Task description. Repeat exactly, and only, the lines of the entries below from the one with "- crate R2 and" through the one with "(No other pair", both ends included.

Supplied information.
* * *

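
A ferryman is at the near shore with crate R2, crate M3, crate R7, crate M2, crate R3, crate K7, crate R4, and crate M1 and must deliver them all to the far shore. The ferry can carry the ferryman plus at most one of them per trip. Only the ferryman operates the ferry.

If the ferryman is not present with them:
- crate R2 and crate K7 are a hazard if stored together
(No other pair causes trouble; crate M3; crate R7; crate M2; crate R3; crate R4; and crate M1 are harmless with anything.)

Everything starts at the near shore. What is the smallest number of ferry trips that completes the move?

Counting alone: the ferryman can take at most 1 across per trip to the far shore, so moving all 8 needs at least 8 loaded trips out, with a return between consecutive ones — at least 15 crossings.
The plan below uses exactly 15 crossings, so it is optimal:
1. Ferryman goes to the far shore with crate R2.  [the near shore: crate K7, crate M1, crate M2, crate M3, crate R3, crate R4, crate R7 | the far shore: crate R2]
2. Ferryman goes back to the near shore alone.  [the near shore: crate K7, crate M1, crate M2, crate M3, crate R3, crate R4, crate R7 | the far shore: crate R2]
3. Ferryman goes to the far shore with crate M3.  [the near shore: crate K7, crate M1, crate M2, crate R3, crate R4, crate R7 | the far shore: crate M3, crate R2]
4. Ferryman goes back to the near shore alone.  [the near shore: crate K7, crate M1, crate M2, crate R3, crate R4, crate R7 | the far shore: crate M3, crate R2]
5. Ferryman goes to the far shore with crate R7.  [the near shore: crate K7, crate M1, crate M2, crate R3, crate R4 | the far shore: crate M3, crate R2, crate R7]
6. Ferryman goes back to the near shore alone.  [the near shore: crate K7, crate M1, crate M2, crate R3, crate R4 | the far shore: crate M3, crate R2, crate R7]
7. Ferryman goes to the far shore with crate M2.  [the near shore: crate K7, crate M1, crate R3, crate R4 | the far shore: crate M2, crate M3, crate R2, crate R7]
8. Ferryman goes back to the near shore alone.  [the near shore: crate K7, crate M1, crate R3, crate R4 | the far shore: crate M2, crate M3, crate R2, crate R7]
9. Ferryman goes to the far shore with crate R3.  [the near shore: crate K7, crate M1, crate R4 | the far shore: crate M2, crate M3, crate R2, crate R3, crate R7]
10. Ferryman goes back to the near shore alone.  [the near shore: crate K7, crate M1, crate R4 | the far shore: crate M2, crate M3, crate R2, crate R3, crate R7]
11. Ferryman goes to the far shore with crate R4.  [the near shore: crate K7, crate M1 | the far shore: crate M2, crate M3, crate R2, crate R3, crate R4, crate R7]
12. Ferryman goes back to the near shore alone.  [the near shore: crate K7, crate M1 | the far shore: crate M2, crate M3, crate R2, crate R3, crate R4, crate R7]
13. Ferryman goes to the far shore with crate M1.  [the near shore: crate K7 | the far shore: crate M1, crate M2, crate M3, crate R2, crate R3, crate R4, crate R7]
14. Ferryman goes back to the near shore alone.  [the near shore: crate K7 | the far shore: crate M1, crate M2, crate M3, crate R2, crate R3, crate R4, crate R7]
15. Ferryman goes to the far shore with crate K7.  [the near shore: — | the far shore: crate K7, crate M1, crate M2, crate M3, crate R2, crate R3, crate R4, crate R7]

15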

* * *

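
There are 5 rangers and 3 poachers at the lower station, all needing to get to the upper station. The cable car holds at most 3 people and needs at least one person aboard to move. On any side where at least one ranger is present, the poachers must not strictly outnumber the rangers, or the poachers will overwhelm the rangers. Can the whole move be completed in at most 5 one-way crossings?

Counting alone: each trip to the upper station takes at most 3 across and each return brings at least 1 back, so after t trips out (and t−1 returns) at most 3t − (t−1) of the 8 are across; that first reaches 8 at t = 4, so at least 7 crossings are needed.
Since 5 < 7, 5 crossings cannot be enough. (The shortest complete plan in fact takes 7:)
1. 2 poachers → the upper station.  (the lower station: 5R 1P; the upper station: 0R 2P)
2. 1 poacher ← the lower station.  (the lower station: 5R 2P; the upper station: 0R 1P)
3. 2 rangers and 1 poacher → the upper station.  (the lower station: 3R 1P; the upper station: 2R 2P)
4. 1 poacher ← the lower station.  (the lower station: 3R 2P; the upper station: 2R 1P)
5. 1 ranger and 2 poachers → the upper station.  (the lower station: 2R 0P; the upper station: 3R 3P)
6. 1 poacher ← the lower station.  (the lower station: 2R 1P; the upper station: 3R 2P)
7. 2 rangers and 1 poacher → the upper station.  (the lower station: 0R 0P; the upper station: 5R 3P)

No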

* * *

Expected answer.
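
- crate R2 and crate K7 are a hazard if stored together
(No other pair causes trouble; crate M3; crate R7; crate M2; crate R3; crate R4; and crate M1 are harmless with anything.)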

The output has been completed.